**To do**
For this exercise, write out each entry below exactly as it reads.

Records from a data collection:
======

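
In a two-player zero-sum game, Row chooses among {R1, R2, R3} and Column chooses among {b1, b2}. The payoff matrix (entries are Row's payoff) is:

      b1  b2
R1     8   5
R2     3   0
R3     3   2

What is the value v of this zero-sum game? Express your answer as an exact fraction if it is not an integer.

5

Row minima: R1 → 5, R2 → 0, R3 → 2; maximin = 5.
Column maxima: b1 → 8, b2 → 5; minimax = 5.
Since maximin = minimax = 5, there is a saddle point and the value is 5.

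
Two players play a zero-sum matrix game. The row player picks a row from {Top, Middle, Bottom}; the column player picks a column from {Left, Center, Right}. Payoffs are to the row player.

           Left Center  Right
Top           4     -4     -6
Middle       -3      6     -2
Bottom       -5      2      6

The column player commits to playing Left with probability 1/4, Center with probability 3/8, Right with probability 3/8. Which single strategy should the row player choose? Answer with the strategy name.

Expected payoff of Top: (1/4)·4 + (3/8)·(-4) + (3/8)·(-6) = -11/4.
Expected payoff of Middle: (1/4)·(-3) + (3/8)·6 + (3/8)·(-2) = 3/4.
Expected payoff of Bottom: (1/4)·(-5) + (3/8)·2 + (3/8)·6 = 7/4.
The largest is 7/4, so the row player's best response is Bottom.

Bottom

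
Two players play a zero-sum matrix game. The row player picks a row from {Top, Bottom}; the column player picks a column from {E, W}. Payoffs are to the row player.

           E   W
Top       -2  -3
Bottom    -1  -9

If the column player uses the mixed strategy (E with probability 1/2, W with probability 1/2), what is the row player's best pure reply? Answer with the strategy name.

Top

Expected payoff of Top: (1/2)·(-2) + (1/2)·(-3) = -5/2.
Expected payoff of Bottom: (1/2)·(-1) + (1/2)·(-9) = -5.
The largest is -5/2, so the row player's best response is Top.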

======

**Task answer**
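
In a two-player zero-sum game, Row chooses among {R1, R2, R3} and Column chooses among {b1, b2}. The payoff matrix (entries are Row's payoff) is:

      b1  b2
R1     8   5
R2     3   0
R3     3   2

What is the value v of this zero-sum game? Express your answer as an exact fraction if it is not an integer.

5

Row minima: R1 → 5, R2 → 0, R3 → 2; maximin = 5.
Column maxima: b1 → 8, b2 → 5; minimax = 5.
Since maximin = minimax = 5, there is a saddle point and the value is 5.

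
Two players play a zero-sum matrix game. The row player picks a row from {Top, Middle, Bottom}; the column player picks a column from {Left, Center, Right}. Payoffs are to the row player.

           Left Center  Right
Top           4     -4     -6
Middle       -3      6     -2
Bottom       -5      2      6

The column player commits to playing Left with probability 1/4, Center with probability 3/8, Right with probability 3/8. Which single strategy should the row player choose? Answer with the strategy name.

Expected payoff of Top: (1/4)·4 + (3/8)·(-4) + (3/8)·(-6) = -11/4.
Expected payoff of Middle: (1/4)·(-3) + (3/8)·6 + (3/8)·(-2) = 3/4.
Expected payoff of Bottom: (1/4)·(-5) + (3/8)·2 + (3/8)·6 = 7/4.
The largest is 7/4, so the row player's best response is Bottom.

Bottom

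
Two players play a zero-sum matrix game. The row player picks a row from {Top, Bottom}; the column player picks a column from {E, W}. Payoffs are to the row player.

           E   W
Top       -2  -3
Bottom    -1  -9

If the column player uses the mixed strategy (E with probability 1/2, W with probability 1/2), what is the row player's best pure reply? Answer with the strategy name.

Top

Expected payoff of Top: (1/2)·(-2) + (1/2)·(-3) = -5/2.
Expected payoff of Bottom: (1/2)·(-1) + (1/2)·(-9) = -5.
The largest is -5/2, so the row player's best response is Top.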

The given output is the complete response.